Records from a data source
+--
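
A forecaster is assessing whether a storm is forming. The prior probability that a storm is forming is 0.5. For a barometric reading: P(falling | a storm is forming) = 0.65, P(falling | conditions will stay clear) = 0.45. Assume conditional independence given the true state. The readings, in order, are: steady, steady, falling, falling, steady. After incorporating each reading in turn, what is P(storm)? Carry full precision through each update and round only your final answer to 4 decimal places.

0.3497

After 'steady': P(storm) = 0.35·0.5000 / (0.35·0.5000 + 0.55·0.5000) ≈ 0.3889
After 'steady': P(storm) = 0.35·0.3889 / (0.35·0.3889 + 0.55·0.6111) ≈ 0.2882
After 'falling': P(storm) = 0.65·0.2882 / (0.65·0.2882 + 0.45·0.7118) ≈ 0.3691
After 'falling': P(storm) = 0.65·0.3691 / (0.65·0.3691 + 0.45·0.6309) ≈ 0.4580
After 'steady': P(storm) = 0.35·0.4580 / (0.35·0.4580 + 0.55·0.5420) ≈ 0.3497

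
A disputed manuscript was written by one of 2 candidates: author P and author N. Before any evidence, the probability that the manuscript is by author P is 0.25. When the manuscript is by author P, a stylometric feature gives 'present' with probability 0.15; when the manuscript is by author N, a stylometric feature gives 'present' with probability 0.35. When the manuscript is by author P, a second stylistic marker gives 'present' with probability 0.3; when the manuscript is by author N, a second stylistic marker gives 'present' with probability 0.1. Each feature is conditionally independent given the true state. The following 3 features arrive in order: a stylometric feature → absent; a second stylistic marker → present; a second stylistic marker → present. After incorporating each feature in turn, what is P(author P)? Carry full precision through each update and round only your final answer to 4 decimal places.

Each posterior becomes the prior for the next update.
After a stylometric feature='absent': P(author P) = 0.85·0.2500 / (0.85·0.2500 + 0.65·0.7500) ≈ 0.3036
After a second stylistic marker='present': P(author P) = 0.3·0.3036 / (0.3·0.3036 + 0.1·0.6964) ≈ 0.5667
After a second stylistic marker='present': P(author P) = 0.3·0.5667 / (0.3·0.5667 + 0.1·0.4333) ≈ 0.7969

0.7969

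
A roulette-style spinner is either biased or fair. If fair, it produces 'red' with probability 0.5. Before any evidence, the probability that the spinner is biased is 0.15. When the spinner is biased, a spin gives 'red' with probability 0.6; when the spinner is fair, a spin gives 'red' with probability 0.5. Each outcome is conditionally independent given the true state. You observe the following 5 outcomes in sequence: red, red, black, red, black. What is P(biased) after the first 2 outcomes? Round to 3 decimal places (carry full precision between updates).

After 'red': P(biased) = 0.6·0.1500 / (0.6·0.1500 + 0.5·0.8500) ≈ 0.1748
After 'red': P(biased) = 0.6·0.1748 / (0.6·0.1748 + 0.5·0.8252) ≈ 0.2026

0.203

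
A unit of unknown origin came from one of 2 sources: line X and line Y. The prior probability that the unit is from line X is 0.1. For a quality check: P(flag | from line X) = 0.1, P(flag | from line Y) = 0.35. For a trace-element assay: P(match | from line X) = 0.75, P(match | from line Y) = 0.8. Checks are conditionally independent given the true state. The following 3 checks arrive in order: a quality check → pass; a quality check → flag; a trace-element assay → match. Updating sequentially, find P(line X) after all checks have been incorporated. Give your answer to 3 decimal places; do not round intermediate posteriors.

After a quality check='pass': P(line X) = 0.9·0.1000 / (0.9·0.1000 + 0.65·0.9000) ≈ 0.1333
After a quality check='flag': P(line X) = 0.1·0.1333 / (0.1·0.1333 + 0.35·0.8667) ≈ 0.0421
After a trace-element assay='match': P(line X) = 0.75·0.0421 / (0.75·0.0421 + 0.8·0.9579) ≈ 0.0396

0.040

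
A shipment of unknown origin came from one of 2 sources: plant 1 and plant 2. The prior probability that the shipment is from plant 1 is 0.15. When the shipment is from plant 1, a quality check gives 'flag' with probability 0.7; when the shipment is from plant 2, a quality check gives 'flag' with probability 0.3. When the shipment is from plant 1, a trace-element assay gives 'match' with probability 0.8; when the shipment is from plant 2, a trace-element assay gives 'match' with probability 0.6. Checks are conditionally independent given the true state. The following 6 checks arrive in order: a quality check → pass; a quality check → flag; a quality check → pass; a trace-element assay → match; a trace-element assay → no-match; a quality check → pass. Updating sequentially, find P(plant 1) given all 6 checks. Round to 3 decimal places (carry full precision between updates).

0.021

Each posterior becomes the prior for the next update.
After a quality check='pass': P(plant 1) = 0.3·0.1500 / (0.3·0.1500 + 0.7·0.8500) ≈ 0.0703
After a quality check='flag': P(plant 1) = 0.7·0.0703 / (0.7·0.0703 + 0.3·0.9297) ≈ 0.1500
After a quality check='pass': P(plant 1) = 0.3·0.1500 / (0.3·0.1500 + 0.7·0.8500) ≈ 0.0703
After a trace-element assay='match': P(plant 1) = 0.8·0.0703 / (0.8·0.0703 + 0.6·0.9297) ≈ 0.0916
After a trace-element assay='no-match': P(plant 1) = 0.2·0.0916 / (0.2·0.0916 + 0.4·0.9084) ≈ 0.0480
After a quality check='pass': P(plant 1) = 0.3·0.0480 / (0.3·0.0480 + 0.7·0.9520) ≈ 0.0212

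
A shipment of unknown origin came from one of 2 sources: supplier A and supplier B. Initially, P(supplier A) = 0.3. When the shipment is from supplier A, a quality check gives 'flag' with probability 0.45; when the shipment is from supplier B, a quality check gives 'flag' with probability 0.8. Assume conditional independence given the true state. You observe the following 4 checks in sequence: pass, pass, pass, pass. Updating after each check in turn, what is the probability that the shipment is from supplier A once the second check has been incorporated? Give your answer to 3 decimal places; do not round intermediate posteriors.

After 'pass': P(supplier A) = 0.55·0.3000 / (0.55·0.3000 + 0.2·0.7000) ≈ 0.5410
After 'pass': P(supplier A) = 0.55·0.5410 / (0.55·0.5410 + 0.2·0.4590) ≈ 0.7642

0.764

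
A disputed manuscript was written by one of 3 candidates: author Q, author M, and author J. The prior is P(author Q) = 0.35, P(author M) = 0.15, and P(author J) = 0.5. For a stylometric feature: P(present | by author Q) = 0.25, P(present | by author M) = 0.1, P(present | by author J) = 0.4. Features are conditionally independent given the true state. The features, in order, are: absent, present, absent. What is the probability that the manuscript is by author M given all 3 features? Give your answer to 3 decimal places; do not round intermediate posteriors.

0.091

After 'absent': normaliser = 0.75·0.3500 + 0.9·0.1500 + 0.6·0.5000; P(author Q) ≈ 0.3763, P(author M) ≈ 0.1935, P(author J) ≈ 0.4301
After 'present': normaliser = 0.25·0.3763 + 0.1·0.1935 + 0.4·0.4301; P(author Q) ≈ 0.3296, P(author M) ≈ 0.0678, P(author J) ≈ 0.6026
After 'absent': normaliser = 0.75·0.3296 + 0.9·0.0678 + 0.6·0.6026; P(author Q) ≈ 0.3690, P(author M) ≈ 0.0911, P(author J) ≈ 0.5399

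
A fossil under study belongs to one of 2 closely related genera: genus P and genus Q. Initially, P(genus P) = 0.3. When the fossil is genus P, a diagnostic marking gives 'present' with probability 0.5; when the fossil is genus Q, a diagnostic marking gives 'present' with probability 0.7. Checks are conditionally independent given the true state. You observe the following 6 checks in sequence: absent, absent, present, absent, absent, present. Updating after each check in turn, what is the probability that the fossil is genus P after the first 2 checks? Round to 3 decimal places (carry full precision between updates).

After 'absent': P(genus P) = 0.5·0.3000 / (0.5·0.3000 + 0.3·0.7000) ≈ 0.4167
After 'absent': P(genus P) = 0.5·0.4167 / (0.5·0.4167 + 0.3·0.5833) ≈ 0.5435

0.543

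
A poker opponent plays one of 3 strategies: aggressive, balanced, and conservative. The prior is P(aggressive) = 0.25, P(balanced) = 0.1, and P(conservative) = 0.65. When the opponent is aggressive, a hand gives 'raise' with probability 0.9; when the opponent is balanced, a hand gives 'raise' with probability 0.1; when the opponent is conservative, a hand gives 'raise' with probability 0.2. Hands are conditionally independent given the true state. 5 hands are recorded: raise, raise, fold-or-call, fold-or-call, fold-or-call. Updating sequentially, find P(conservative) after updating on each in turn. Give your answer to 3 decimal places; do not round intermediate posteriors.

After 'raise': normaliser = 0.9·0.2500 + 0.1·0.1000 + 0.2·0.6500; P(aggressive) ≈ 0.6164, P(balanced) ≈ 0.0274, P(conservative) ≈ 0.3562
After 'raise': normaliser = 0.9·0.6164 + 0.1·0.0274 + 0.2·0.3562; P(aggressive) ≈ 0.8824, P(balanced) ≈ 0.0044, P(conservative) ≈ 0.1133
After 'fold-or-call': normaliser = 0.1·0.8824 + 0.9·0.0044 + 0.8·0.1133; P(aggressive) ≈ 0.4827, P(balanced) ≈ 0.0215, P(conservative) ≈ 0.4958
After 'fold-or-call': normaliser = 0.1·0.4827 + 0.9·0.0215 + 0.8·0.4958; P(aggressive) ≈ 0.1040, P(balanced) ≈ 0.0416, P(conservative) ≈ 0.8544
After 'fold-or-call': normaliser = 0.1·0.1040 + 0.9·0.0416 + 0.8·0.8544; P(aggressive) ≈ 0.0142, P(balanced) ≈ 0.0512, P(conservative) ≈ 0.9346

0.935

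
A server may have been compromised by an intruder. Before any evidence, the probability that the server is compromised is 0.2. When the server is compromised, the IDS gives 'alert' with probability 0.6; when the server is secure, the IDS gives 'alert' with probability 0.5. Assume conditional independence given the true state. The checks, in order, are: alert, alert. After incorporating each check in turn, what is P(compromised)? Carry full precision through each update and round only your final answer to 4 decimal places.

Apply Bayes' rule sequentially, carrying P(compromised) forward.
After 'alert': P(compromised) = 0.6·0.2000 / (0.6·0.2000 + 0.5·0.8000) ≈ 0.2308
After 'alert': P(compromised) = 0.6·0.2308 / (0.6·0.2308 + 0.5·0.7692) ≈ 0.2647

0.2647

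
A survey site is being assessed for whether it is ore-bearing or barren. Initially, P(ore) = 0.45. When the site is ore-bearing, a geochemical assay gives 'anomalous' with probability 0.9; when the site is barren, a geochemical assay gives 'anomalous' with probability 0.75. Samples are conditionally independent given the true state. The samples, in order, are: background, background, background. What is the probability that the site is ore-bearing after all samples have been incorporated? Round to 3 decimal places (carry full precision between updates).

After 'background': P(ore) = 0.1·0.4500 / (0.1·0.4500 + 0.25·0.5500) ≈ 0.2466
After 'background': P(ore) = 0.1·0.2466 / (0.1·0.2466 + 0.25·0.7534) ≈ 0.1158
After 'background': P(ore) = 0.1·0.1158 / (0.1·0.1158 + 0.25·0.8842) ≈ 0.0498

0.050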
+--
◆ Task prompt ◆
Return only the lines running from the line with "A server may" to the last line of the records, both included, exactly as written.

◆ Written answer ◆
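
A server may have been compromised by an intruder. Before any evidence, the probability that the server is compromised is 0.2. When the server is compromised, the IDS gives 'alert' with probability 0.6; when the server is secure, the IDS gives 'alert' with probability 0.5. Assume conditional independence given the true state. The checks, in order, are: alert, alert. After incorporating each check in turn, what is P(compromised)? Carry full precision through each update and round only your final answer to 4 decimal places.

Apply Bayes' rule sequentially, carrying P(compromised) forward.
After 'alert': P(compromised) = 0.6·0.2000 / (0.6·0.2000 + 0.5·0.8000) ≈ 0.2308
After 'alert': P(compromised) = 0.6·0.2308 / (0.6·0.2308 + 0.5·0.7692) ≈ 0.2647

0.2647

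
A survey site is being assessed for whether it is ore-bearing or barren. Initially, P(ore) = 0.45. When the site is ore-bearing, a geochemical assay gives 'anomalous' with probability 0.9; when the site is barren, a geochemical assay gives 'anomalous' with probability 0.75. Samples are conditionally independent given the true state. The samples, in order, are: background, background, background. What is the probability that the site is ore-bearing after all samples have been incorporated? Round to 3 decimal places (carry full precision between updates).

After 'background': P(ore) = 0.1·0.4500 / (0.1·0.4500 + 0.25·0.5500) ≈ 0.2466
After 'background': P(ore) = 0.1·0.2466 / (0.1·0.2466 + 0.25·0.7534) ≈ 0.1158
After 'background': P(ore) = 0.1·0.1158 / (0.1·0.1158 + 0.25·0.8842) ≈ 0.0498

0.050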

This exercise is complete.